> _EXERCISE AIM_:
Gather each line containing the string "What" from these entries.

Start of Block

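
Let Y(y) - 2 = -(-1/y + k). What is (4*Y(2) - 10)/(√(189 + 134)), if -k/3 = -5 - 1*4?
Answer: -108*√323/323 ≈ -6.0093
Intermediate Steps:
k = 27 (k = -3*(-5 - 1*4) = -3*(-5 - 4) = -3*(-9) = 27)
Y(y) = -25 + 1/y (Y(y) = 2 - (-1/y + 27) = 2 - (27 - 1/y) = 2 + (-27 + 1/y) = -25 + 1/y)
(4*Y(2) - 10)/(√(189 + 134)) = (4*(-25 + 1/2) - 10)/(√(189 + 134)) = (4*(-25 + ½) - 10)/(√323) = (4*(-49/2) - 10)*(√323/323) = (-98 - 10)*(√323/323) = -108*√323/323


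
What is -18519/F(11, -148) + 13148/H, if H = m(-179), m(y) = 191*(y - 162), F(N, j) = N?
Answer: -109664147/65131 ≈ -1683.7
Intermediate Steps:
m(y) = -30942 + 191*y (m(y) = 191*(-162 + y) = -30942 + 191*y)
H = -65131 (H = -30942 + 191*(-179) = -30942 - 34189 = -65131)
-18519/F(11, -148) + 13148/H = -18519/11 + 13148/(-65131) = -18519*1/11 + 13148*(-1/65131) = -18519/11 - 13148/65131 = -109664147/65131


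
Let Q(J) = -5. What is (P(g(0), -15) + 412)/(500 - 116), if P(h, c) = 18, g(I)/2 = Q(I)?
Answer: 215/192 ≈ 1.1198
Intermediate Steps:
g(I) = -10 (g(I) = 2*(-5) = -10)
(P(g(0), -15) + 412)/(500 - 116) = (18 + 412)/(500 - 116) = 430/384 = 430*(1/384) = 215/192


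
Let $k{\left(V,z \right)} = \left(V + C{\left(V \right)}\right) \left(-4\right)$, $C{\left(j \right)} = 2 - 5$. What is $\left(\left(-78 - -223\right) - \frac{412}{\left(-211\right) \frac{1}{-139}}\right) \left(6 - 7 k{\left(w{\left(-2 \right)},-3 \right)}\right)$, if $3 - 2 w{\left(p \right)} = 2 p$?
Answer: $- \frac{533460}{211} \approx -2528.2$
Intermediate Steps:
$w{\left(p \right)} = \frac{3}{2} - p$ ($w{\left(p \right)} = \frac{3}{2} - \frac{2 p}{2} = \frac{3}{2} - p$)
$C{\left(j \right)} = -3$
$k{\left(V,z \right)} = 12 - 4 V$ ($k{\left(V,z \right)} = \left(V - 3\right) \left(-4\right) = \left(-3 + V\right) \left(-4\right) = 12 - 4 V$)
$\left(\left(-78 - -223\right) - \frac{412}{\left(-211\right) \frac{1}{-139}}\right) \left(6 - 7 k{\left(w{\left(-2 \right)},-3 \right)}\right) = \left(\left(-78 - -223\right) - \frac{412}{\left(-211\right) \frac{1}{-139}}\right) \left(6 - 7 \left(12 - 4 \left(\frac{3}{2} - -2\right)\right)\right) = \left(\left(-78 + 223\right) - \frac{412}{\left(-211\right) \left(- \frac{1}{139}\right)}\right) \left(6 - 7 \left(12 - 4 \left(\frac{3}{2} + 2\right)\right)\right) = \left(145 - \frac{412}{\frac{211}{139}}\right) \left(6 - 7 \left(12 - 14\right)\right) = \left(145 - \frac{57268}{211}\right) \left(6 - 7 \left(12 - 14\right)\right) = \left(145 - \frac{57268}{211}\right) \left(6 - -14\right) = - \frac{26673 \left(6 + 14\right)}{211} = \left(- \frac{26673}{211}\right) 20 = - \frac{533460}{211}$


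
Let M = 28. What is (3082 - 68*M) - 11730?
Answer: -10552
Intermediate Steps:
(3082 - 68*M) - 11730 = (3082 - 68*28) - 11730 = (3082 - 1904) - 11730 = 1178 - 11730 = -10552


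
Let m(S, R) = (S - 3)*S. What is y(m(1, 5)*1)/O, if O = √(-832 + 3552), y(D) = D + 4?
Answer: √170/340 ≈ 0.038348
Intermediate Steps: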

End of Block

> _EXERCISE OUTPUT_:
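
Let Y(y) - 2 = -(-1/y + k). What is (4*Y(2) - 10)/(√(189 + 134)), if -k/3 = -5 - 1*4?
What is -18519/F(11, -148) + 13148/H, if H = m(-179), m(y) = 191*(y - 162), F(N, j) = N?
Let Q(J) = -5. What is (P(g(0), -15) + 412)/(500 - 116), if P(h, c) = 18, g(I)/2 = Q(I)?
Let $k{\left(V,z \right)} = \left(V + C{\left(V \right)}\right) \left(-4\right)$, $C{\left(j \right)} = 2 - 5$. What is $\left(\left(-78 - -223\right) - \frac{412}{\left(-211\right) \frac{1}{-139}}\right) \left(6 - 7 k{\left(w{\left(-2 \right)},-3 \right)}\right)$, if $3 - 2 w{\left(p \right)} = 2 p$?
Let M = 28. What is (3082 - 68*M) - 11730?
Let m(S, R) = (S - 3)*S. What is y(m(1, 5)*1)/O, if O = √(-832 + 3552), y(D) = D + 4?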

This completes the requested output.